▶ **How to complete this task**:
Among the records below, find the line that has "- Well Q: easting"; from there, give the lines again exactly, and stop after the line that has "Assume the clay".

▶ **Given data**:
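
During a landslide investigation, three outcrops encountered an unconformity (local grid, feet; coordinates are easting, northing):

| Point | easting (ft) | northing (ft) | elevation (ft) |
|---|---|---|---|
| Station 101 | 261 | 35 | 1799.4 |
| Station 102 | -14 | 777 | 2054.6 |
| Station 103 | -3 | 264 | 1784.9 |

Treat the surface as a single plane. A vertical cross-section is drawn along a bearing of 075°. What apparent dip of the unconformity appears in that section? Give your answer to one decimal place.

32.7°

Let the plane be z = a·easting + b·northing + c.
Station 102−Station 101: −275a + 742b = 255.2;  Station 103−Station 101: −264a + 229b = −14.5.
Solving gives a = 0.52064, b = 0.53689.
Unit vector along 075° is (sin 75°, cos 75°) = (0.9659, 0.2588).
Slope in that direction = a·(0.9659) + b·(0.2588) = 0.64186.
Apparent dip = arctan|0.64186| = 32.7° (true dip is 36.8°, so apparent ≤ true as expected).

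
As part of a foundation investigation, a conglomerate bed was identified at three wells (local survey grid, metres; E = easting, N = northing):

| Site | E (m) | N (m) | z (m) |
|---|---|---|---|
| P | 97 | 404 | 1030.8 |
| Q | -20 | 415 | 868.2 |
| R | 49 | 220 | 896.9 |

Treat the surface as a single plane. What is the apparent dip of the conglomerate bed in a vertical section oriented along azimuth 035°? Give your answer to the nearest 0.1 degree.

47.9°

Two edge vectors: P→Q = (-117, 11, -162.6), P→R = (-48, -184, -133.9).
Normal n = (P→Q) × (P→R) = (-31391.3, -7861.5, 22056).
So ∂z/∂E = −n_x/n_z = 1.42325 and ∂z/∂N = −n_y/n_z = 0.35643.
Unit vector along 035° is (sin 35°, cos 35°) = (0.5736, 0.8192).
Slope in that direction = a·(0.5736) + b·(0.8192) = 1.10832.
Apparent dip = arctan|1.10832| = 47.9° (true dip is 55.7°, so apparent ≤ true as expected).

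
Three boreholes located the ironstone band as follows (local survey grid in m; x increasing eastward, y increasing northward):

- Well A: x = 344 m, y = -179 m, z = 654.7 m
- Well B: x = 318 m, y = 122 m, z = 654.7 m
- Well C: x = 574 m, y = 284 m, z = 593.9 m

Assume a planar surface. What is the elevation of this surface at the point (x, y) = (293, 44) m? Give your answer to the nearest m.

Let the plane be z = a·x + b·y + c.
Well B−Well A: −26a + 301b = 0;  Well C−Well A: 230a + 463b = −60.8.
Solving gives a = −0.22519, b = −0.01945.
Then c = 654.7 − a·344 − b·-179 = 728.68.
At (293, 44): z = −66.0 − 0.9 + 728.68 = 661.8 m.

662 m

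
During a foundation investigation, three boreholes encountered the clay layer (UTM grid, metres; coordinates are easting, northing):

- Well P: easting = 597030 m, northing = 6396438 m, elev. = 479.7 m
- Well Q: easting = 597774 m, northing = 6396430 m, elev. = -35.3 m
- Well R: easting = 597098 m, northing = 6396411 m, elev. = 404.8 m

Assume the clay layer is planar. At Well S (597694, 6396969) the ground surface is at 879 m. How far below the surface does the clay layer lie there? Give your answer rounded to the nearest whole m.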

--

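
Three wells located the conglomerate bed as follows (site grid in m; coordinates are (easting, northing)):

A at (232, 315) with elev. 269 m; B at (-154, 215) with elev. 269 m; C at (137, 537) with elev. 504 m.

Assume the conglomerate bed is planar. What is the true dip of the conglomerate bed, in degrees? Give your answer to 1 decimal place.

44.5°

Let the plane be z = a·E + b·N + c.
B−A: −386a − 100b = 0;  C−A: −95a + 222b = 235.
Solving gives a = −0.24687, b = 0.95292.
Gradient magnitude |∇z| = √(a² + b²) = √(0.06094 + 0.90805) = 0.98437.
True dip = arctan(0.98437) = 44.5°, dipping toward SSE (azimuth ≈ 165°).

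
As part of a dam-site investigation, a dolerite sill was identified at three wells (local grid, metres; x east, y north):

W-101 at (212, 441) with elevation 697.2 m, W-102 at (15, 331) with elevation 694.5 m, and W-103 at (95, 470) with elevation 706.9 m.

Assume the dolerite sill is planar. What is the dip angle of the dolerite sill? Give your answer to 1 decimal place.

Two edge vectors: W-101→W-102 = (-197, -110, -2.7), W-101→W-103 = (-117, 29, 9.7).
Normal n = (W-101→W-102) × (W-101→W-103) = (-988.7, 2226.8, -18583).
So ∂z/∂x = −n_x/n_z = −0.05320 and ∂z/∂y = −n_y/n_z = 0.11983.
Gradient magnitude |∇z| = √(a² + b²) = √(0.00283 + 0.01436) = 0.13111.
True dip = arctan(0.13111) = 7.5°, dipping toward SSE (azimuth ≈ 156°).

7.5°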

▶ **Answer box**:
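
- Well Q: easting = 597774 m, northing = 6396430 m, elev. = -35.3 m
- Well R: easting = 597098 m, northing = 6396411 m, elev. = 404.8 m

Assume the clay layer is planar. At Well S (597694, 6396969) the ground surface is at 879 m. How far below the surface does the clay layer lie there? Give your answer rounded to the nearest whole m.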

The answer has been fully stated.